- **DATA SHOWN**
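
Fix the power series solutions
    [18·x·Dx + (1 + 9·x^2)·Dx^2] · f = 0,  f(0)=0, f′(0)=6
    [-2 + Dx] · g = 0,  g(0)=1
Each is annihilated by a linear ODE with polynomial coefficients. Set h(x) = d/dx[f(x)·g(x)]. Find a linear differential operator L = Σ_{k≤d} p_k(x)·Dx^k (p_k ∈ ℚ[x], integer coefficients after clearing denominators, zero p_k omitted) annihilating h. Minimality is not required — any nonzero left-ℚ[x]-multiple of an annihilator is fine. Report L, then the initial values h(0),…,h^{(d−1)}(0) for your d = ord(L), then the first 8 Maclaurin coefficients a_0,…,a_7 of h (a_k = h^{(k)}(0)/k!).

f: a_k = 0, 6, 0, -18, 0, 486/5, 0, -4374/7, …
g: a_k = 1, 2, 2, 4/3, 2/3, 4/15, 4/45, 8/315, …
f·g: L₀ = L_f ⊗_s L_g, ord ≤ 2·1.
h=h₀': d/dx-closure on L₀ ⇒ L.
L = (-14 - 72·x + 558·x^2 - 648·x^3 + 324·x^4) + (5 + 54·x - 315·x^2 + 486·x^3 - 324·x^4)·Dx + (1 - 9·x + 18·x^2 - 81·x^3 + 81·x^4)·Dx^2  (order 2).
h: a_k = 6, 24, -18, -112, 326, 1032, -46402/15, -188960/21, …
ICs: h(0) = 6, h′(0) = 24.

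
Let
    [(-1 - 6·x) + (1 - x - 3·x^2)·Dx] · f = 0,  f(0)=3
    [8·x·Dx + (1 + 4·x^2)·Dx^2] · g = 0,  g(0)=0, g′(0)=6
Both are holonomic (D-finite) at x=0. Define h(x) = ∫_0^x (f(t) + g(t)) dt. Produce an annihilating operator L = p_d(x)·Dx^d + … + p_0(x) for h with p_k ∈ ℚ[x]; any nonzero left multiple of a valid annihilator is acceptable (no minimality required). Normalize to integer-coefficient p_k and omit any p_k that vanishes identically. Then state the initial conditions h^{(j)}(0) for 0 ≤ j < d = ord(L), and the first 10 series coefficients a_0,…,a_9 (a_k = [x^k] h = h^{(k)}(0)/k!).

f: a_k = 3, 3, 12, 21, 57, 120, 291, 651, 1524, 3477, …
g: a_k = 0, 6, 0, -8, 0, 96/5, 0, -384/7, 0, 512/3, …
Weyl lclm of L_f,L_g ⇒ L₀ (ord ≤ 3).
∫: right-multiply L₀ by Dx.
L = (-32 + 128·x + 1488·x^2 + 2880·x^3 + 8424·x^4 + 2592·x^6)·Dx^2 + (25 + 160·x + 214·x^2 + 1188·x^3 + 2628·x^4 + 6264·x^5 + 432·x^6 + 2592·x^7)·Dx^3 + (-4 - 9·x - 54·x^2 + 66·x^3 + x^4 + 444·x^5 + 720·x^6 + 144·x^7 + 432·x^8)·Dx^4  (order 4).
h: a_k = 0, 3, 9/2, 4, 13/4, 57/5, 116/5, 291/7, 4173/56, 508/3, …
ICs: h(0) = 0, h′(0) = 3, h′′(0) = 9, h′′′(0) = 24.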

...

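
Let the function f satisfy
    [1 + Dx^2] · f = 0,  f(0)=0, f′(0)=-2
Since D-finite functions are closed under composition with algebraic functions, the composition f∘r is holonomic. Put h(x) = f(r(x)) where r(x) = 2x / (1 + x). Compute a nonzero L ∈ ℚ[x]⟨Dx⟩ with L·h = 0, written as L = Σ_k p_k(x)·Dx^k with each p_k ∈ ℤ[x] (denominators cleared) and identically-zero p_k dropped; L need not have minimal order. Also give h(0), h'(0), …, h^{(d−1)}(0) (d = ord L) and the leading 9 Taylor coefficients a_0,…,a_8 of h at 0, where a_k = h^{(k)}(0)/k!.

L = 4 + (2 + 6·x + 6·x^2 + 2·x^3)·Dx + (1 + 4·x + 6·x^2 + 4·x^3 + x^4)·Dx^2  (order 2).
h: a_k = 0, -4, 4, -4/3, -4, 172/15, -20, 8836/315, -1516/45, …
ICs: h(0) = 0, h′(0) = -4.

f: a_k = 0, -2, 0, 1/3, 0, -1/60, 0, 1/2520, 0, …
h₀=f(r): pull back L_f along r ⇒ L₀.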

--

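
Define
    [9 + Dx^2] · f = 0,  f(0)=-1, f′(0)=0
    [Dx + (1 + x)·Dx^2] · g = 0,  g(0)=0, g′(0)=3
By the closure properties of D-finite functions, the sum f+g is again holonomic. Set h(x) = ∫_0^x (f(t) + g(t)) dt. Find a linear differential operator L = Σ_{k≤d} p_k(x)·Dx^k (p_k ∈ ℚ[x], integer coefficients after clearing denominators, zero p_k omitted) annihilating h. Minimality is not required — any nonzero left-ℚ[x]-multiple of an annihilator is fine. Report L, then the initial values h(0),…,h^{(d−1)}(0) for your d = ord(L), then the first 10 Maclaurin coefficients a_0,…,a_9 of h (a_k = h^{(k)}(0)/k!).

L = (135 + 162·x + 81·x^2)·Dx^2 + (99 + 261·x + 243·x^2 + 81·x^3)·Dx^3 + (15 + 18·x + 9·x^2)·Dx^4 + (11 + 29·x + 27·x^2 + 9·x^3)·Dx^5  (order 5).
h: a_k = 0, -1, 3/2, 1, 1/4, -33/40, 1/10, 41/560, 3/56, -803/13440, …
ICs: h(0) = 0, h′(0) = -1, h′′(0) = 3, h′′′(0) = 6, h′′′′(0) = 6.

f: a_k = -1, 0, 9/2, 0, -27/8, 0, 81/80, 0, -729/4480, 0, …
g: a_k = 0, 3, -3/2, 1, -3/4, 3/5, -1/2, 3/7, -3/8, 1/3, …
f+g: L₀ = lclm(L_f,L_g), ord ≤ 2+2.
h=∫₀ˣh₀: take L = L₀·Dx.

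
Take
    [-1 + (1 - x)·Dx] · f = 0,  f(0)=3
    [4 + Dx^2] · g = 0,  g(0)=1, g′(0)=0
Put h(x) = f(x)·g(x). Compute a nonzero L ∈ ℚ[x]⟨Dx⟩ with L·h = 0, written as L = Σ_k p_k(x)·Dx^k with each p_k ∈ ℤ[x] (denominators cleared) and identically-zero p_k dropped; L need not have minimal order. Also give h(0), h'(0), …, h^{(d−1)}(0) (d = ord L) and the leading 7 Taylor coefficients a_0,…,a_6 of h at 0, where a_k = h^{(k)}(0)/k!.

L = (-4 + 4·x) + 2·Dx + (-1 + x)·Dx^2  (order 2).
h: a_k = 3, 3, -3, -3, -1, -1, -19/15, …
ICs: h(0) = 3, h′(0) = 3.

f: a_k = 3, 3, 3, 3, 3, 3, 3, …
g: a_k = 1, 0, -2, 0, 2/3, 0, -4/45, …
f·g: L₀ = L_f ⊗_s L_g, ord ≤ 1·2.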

- **WHAT YOU ARE ASKED TO DO**
All that belongs in the answer is the run of lines above from the line containing "Fix the power series solutions" through the line containing "[8·x·Dx + (1", exactly as written.

- **TASK OUTPUT**
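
Fix the power series solutions
    [18·x·Dx + (1 + 9·x^2)·Dx^2] · f = 0,  f(0)=0, f′(0)=6
    [-2 + Dx] · g = 0,  g(0)=1
Each is annihilated by a linear ODE with polynomial coefficients. Set h(x) = d/dx[f(x)·g(x)]. Find a linear differential operator L = Σ_{k≤d} p_k(x)·Dx^k (p_k ∈ ℚ[x], integer coefficients after clearing denominators, zero p_k omitted) annihilating h. Minimality is not required — any nonzero left-ℚ[x]-multiple of an annihilator is fine. Report L, then the initial values h(0),…,h^{(d−1)}(0) for your d = ord(L), then the first 8 Maclaurin coefficients a_0,…,a_7 of h (a_k = h^{(k)}(0)/k!).

f: a_k = 0, 6, 0, -18, 0, 486/5, 0, -4374/7, …
g: a_k = 1, 2, 2, 4/3, 2/3, 4/15, 4/45, 8/315, …
f·g: L₀ = L_f ⊗_s L_g, ord ≤ 2·1.
h=h₀': d/dx-closure on L₀ ⇒ L.
L = (-14 - 72·x + 558·x^2 - 648·x^3 + 324·x^4) + (5 + 54·x - 315·x^2 + 486·x^3 - 324·x^4)·Dx + (1 - 9·x + 18·x^2 - 81·x^3 + 81·x^4)·Dx^2  (order 2).
h: a_k = 6, 24, -18, -112, 326, 1032, -46402/15, -188960/21, …
ICs: h(0) = 6, h′(0) = 24.

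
Let
    [(-1 - 6·x) + (1 - x - 3·x^2)·Dx] · f = 0,  f(0)=3
    [8·x·Dx + (1 + 4·x^2)·Dx^2] · g = 0,  g(0)=0, g′(0)=6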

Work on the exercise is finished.